What to produce: Set down, character for character, everything in the records below from the line holding "L = 1.02 mH" down to the line holding "R2 = 4.7 kΩ", and no other line.

Material provided:
::::
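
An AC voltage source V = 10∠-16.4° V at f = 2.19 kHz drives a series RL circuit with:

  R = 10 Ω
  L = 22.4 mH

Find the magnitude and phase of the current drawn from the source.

Step 1 — Angular frequency: ω = 2π·f = 2π·2190 = 1.376e+04 rad/s.
Step 2 — Component impedances:
  R: Z = R = 10 Ω
  L: Z = jωL = j·1.376e+04·0.0224 = 0 + j308.2 Ω
Step 3 — Series combination: Z_total = R + L = 10 + j308.2 Ω = 308.4∠88.1° Ω.
Step 4 — Source phasor: V = 10∠-16.4° V = 9.593 - j2.823 V.
Step 5 — Ohm's law: I = V / Z_total = (9.593 - j2.823) / (10 + j308.2) = -0.008142 - j0.03139 A.
Step 6 — Convert to polar: |I| = 0.03243 A, ∠I = -104.5°.

I = 0.03243∠-104.5° A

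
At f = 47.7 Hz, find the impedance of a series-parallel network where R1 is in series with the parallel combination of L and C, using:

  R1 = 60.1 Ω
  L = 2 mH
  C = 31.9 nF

Step 1 — Angular frequency: ω = 2π·f = 2π·47.7 = 299.7 rad/s.
Step 2 — Component impedances:
  R1: Z = R = 60.1 Ω
  L: Z = jωL = j·299.7·0.002 = 0 + j0.5994 Ω
  C: Z = 1/(jωC) = -j/(ω·C) = 0 - j1.046e+05 Ω
Step 3 — Parallel branch: L || C = 1/(1/L + 1/C) = 0 + j0.5994 Ω.
Step 4 — Series with R1: Z_total = R1 + (L || C) = 60.1 + j0.5994 Ω = 60.1∠0.6° Ω.

Z = 60.1 + j0.5994 Ω = 60.1∠0.6° Ω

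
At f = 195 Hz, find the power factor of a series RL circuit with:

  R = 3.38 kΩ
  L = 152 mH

Step 1 — Angular frequency: ω = 2π·f = 2π·195 = 1225 rad/s.
Step 2 — Component impedances:
  R: Z = R = 3380 Ω
  L: Z = jωL = j·1225·0.152 = 0 + j186.2 Ω
Step 3 — Series combination: Z_total = R + L = 3380 + j186.2 Ω = 3385∠3.2° Ω.
Step 4 — Power factor: PF = cos(φ) = Re(Z)/|Z| = 3380/3385 = 0.9985.
Step 5 — Type: Im(Z) = 186.2 ⇒ lagging (phase φ = 3.2°).

PF = 0.9985 (lagging, φ = 3.2°)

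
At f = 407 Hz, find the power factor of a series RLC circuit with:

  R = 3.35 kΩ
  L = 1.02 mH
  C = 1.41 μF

Step 1 — Angular frequency: ω = 2π·f = 2π·407 = 2557 rad/s.
Step 2 — Component impedances:
  R: Z = R = 3350 Ω
  L: Z = jωL = j·2557·0.00102 = 0 + j2.608 Ω
  C: Z = 1/(jωC) = -j/(ω·C) = 0 - j277.3 Ω
Step 3 — Series combination: Z_total = R + L + C = 3350 - j274.7 Ω = 3361∠-4.7° Ω.
Step 4 — Power factor: PF = cos(φ) = Re(Z)/|Z| = 3350/3361 = 0.9967.
Step 5 — Type: Im(Z) = -274.7 ⇒ leading (phase φ = -4.7°).

PF = 0.9967 (leading, φ = -4.7°)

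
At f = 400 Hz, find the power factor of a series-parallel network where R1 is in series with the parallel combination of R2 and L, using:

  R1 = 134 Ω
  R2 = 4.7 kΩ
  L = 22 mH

Step 1 — Angular frequency: ω = 2π·f = 2π·400 = 2513 rad/s.
Step 2 — Component impedances:
  R1: Z = R = 134 Ω
  R2: Z = R = 4700 Ω
  L: Z = jωL = j·2513·0.022 = 0 + j55.29 Ω
Step 3 — Parallel branch: R2 || L = 1/(1/R2 + 1/L) = 0.6504 + j55.28 Ω.
Step 4 — Series with R1: Z_total = R1 + (R2 || L) = 134.7 + j55.28 Ω = 145.6∠22.3° Ω.
Step 5 — Power factor: PF = cos(φ) = Re(Z)/|Z| = 134.7/145.6 = 0.9251.
Step 6 — Type: Im(Z) = 55.28 ⇒ lagging (phase φ = 22.3°).

PF = 0.9251 (lagging, φ = 22.3°)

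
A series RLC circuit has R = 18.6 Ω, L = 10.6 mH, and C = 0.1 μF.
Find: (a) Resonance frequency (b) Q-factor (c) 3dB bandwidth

Step 1 — Resonance condition Im(Z)=0 gives ω₀ = 1/√(LC).
Step 2 — ω₀ = 1/√(0.0106·1e-07) = 3.071e+04 rad/s.
Step 3 — f₀ = ω₀/(2π) = 4888 Hz.
Step 4 — Series Q: Q = ω₀L/R = 3.071e+04·0.0106/18.6 = 17.5.
Step 5 — 3dB bandwidth: Δω = ω₀/Q = 1755 rad/s; BW = Δω/(2π) = 279.3 Hz.

(a) f₀ = 4888 Hz  (b) Q = 17.5  (c) BW = 279.3 Hz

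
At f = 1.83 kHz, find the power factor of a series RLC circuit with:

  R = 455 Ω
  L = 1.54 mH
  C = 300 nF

Step 1 — Angular frequency: ω = 2π·f = 2π·1830 = 1.15e+04 rad/s.
Step 2 — Component impedances:
  R: Z = R = 455 Ω
  L: Z = jωL = j·1.15e+04·0.00154 = 0 + j17.71 Ω
  C: Z = 1/(jωC) = -j/(ω·C) = 0 - j289.9 Ω
Step 3 — Series combination: Z_total = R + L + C = 455 - j272.2 Ω = 530.2∠-30.9° Ω.
Step 4 — Power factor: PF = cos(φ) = Re(Z)/|Z| = 455/530.2 = 0.8582.
Step 5 — Type: Im(Z) = -272.2 ⇒ leading (phase φ = -30.9°).

PF = 0.8582 (leading, φ = -30.9°)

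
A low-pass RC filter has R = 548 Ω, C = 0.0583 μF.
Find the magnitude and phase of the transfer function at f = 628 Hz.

Step 1 — Angular frequency: ω = 2π·628 = 3946 rad/s.
Step 2 — Transfer function: H(jω) = 1/(1 + jωRC).
Step 3 — Denominator: 1 + jωRC = 1 + j·3946·548·5.83e-08 = 1 + j0.1261.
Step 4 — H = 0.9844 - j0.1241.
Step 5 — Magnitude: |H| = 0.9921 (-0.1 dB); phase: φ = -7.2°.

|H| = 0.9921 (-0.1 dB), φ = -7.2°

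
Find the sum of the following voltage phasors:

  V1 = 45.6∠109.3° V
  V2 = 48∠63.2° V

Step 1 — Convert each phasor to rectangular form:
  V1 = 45.6·(cos(109.3°) + j·sin(109.3°)) = -15.07 + j43.04 V
  V2 = 48·(cos(63.2°) + j·sin(63.2°)) = 21.64 + j42.84 V
Step 2 — Sum components: V_total = 6.571 + j85.88 V.
Step 3 — Convert to polar: |V_total| = 86.13 V, ∠V_total = 85.6°.

V_total = 86.13∠85.6° V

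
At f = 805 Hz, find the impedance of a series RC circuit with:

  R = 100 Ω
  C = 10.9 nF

Step 1 — Angular frequency: ω = 2π·f = 2π·805 = 5058 rad/s.
Step 2 — Component impedances:
  R: Z = R = 100 Ω
  C: Z = 1/(jωC) = -j/(ω·C) = 0 - j1.814e+04 Ω
Step 3 — Series combination: Z_total = R + C = 100 - j1.814e+04 Ω = 1.814e+04∠-89.7° Ω.

Z = 100 - j1.814e+04 Ω = 1.814e+04∠-89.7° Ω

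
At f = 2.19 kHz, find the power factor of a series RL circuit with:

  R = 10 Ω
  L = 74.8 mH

Step 1 — Angular frequency: ω = 2π·f = 2π·2190 = 1.376e+04 rad/s.
Step 2 — Component impedances:
  R: Z = R = 10 Ω
  L: Z = jωL = j·1.376e+04·0.0748 = 0 + j1029 Ω
Step 3 — Series combination: Z_total = R + L = 10 + j1029 Ω = 1029∠89.4° Ω.
Step 4 — Power factor: PF = cos(φ) = Re(Z)/|Z| = 10/1029.3 = 0.009715.
Step 5 — Type: Im(Z) = 1029 ⇒ lagging (phase φ = 89.4°).

PF = 0.009715 (lagging, φ = 89.4°)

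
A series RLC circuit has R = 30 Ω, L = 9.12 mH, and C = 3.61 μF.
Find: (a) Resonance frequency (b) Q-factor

Step 1 — Resonance condition Im(Z)=0 gives ω₀ = 1/√(LC).
Step 2 — ω₀ = 1/√(0.00912·3.61e-06) = 5511 rad/s.
Step 3 — f₀ = ω₀/(2π) = 877.1 Hz.
Step 4 — Series Q: Q = ω₀L/R = 5511·0.00912/30 = 1.675.

(a) f₀ = 877.1 Hz  (b) Q = 1.675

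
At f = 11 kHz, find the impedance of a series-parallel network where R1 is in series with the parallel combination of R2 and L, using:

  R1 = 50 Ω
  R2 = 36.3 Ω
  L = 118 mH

Step 1 — Angular frequency: ω = 2π·f = 2π·1.1e+04 = 6.912e+04 rad/s.
Step 2 — Component impedances:
  R1: Z = R = 50 Ω
  R2: Z = R = 36.3 Ω
  L: Z = jωL = j·6.912e+04·0.118 = 0 + j8156 Ω
Step 3 — Parallel branch: R2 || L = 1/(1/R2 + 1/L) = 36.3 + j0.1616 Ω.
Step 4 — Series with R1: Z_total = R1 + (R2 || L) = 86.3 + j0.1616 Ω = 86.3∠0.1° Ω.

Z = 86.3 + j0.1616 Ω = 86.3∠0.1° Ω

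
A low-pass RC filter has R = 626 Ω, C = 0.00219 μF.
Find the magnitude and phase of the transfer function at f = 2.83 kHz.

Step 1 — Angular frequency: ω = 2π·2830 = 1.778e+04 rad/s.
Step 2 — Transfer function: H(jω) = 1/(1 + jωRC).
Step 3 — Denominator: 1 + jωRC = 1 + j·1.778e+04·626·2.19e-09 = 1 + j0.02438.
Step 4 — H = 0.9994 - j0.02436.
Step 5 — Magnitude: |H| = 0.9997 (-0.0 dB); phase: φ = -1.4°.

|H| = 0.9997 (-0.0 dB), φ = -1.4°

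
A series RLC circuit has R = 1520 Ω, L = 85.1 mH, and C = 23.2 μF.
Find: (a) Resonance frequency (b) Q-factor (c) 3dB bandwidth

Step 1 — Resonance: ω₀ = 1/√(LC) = 1/√(0.0851·2.32e-05) = 711.7 rad/s.
Step 2 — f₀ = ω₀/(2π) = 113.3 Hz.
Step 3 — Series Q: Q = ω₀L/R = 711.7·0.0851/1520 = 0.03985.
Step 4 — Bandwidth: Δω = ω₀/Q = 1.786e+04 rad/s; BW = Δω/(2π) = 2843 Hz.

(a) f₀ = 113.3 Hz  (b) Q = 0.03985  (c) BW = 2843 Hz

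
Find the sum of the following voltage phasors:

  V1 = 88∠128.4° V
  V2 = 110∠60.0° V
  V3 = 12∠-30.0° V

Step 1 — Convert each phasor to rectangular form:
  V1 = 88·(cos(128.4°) + j·sin(128.4°)) = -54.66 + j68.97 V
  V2 = 110·(cos(60.0°) + j·sin(60.0°)) = 55 + j95.26 V
  V3 = 12·(cos(-30.0°) + j·sin(-30.0°)) = 10.39 - j6 V
Step 2 — Sum components: V_total = 10.73 + j158.2 V.
Step 3 — Convert to polar: |V_total| = 158.6 V, ∠V_total = 86.1°.

V_total = 158.6∠86.1° V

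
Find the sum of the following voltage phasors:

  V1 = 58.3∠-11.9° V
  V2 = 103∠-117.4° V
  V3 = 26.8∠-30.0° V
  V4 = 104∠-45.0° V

Step 1 — Convert each phasor to rectangular form:
  V1 = 58.3·(cos(-11.9°) + j·sin(-11.9°)) = 57.05 - j12.02 V
  V2 = 103·(cos(-117.4°) + j·sin(-117.4°)) = -47.4 - j91.44 V
  V3 = 26.8·(cos(-30.0°) + j·sin(-30.0°)) = 23.21 - j13.4 V
  V4 = 104·(cos(-45.0°) + j·sin(-45.0°)) = 73.54 - j73.54 V
Step 2 — Sum components: V_total = 106.4 - j190.4 V.
Step 3 — Convert to polar: |V_total| = 218.1 V, ∠V_total = -60.8°.

V_total = 218.1∠-60.8° V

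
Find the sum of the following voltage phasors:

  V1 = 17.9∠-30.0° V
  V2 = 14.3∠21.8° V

Step 1 — Convert each phasor to rectangular form:
  V1 = 17.9·(cos(-30.0°) + j·sin(-30.0°)) = 15.5 - j8.95 V
  V2 = 14.3·(cos(21.8°) + j·sin(21.8°)) = 13.28 + j5.311 V
Step 2 — Sum components: V_total = 28.78 - j3.639 V.
Step 3 — Convert to polar: |V_total| = 29.01 V, ∠V_total = -7.2°.

V_total = 29.01∠-7.2° V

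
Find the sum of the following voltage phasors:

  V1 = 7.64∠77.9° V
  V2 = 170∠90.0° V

Step 1 — Convert each phasor to rectangular form:
  V1 = 7.64·(cos(77.9°) + j·sin(77.9°)) = 1.601 + j7.47 V
  V2 = 170·(cos(90.0°) + j·sin(90.0°)) = 0 + j170 V
Step 2 — Sum components: V_total = 1.601 + j177.5 V.
Step 3 — Convert to polar: |V_total| = 177.5 V, ∠V_total = 89.5°.

V_total = 177.5∠89.5° V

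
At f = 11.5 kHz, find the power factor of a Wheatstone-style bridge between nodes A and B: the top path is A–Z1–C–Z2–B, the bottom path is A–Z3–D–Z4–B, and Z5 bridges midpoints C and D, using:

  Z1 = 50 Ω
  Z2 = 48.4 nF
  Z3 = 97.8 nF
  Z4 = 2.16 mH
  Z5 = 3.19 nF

Step 1 — Angular frequency: ω = 2π·f = 2π·1.15e+04 = 7.226e+04 rad/s.
Step 2 — Component impedances:
  Z1: Z = R = 50 Ω
  Z2: Z = 1/(jωC) = -j/(ω·C) = 0 - j285.9 Ω
  Z3: Z = 1/(jωC) = -j/(ω·C) = 0 - j141.5 Ω
  Z4: Z = jωL = j·7.226e+04·0.00216 = 0 + j156.1 Ω
  Z5: Z = 1/(jωC) = -j/(ω·C) = 0 - j4338 Ω
Step 3 — Bridge requires nodal analysis (the Z5 bridge couples midpoints C and D, so the two paths cannot be reduced to a simple series/parallel combination). Setting node B to ground and injecting 1 A at node A, the 3-node admittance system at A, C, D solves to V_A = Z_AB = 0.06786 + j20.38 Ω = 20.38∠89.8° Ω.
Step 4 — Power factor: PF = cos(φ) = Re(Z)/|Z| = 0.06786/20.38 = 0.00333.
Step 5 — Type: Im(Z) = 20.38 ⇒ lagging (phase φ = 89.8°).

PF = 0.00333 (lagging, φ = 89.8°)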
::::
Task solution:
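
  L = 1.02 mH
  C = 1.41 μF

Step 1 — Angular frequency: ω = 2π·f = 2π·407 = 2557 rad/s.
Step 2 — Component impedances:
  R: Z = R = 3350 Ω
  L: Z = jωL = j·2557·0.00102 = 0 + j2.608 Ω
  C: Z = 1/(jωC) = -j/(ω·C) = 0 - j277.3 Ω
Step 3 — Series combination: Z_total = R + L + C = 3350 - j274.7 Ω = 3361∠-4.7° Ω.
Step 4 — Power factor: PF = cos(φ) = Re(Z)/|Z| = 3350/3361 = 0.9967.
Step 5 — Type: Im(Z) = -274.7 ⇒ leading (phase φ = -4.7°).

PF = 0.9967 (leading, φ = -4.7°)

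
At f = 400 Hz, find the power factor of a series-parallel network where R1 is in series with the parallel combination of R2 and L, using:

  R1 = 134 Ω
  R2 = 4.7 kΩ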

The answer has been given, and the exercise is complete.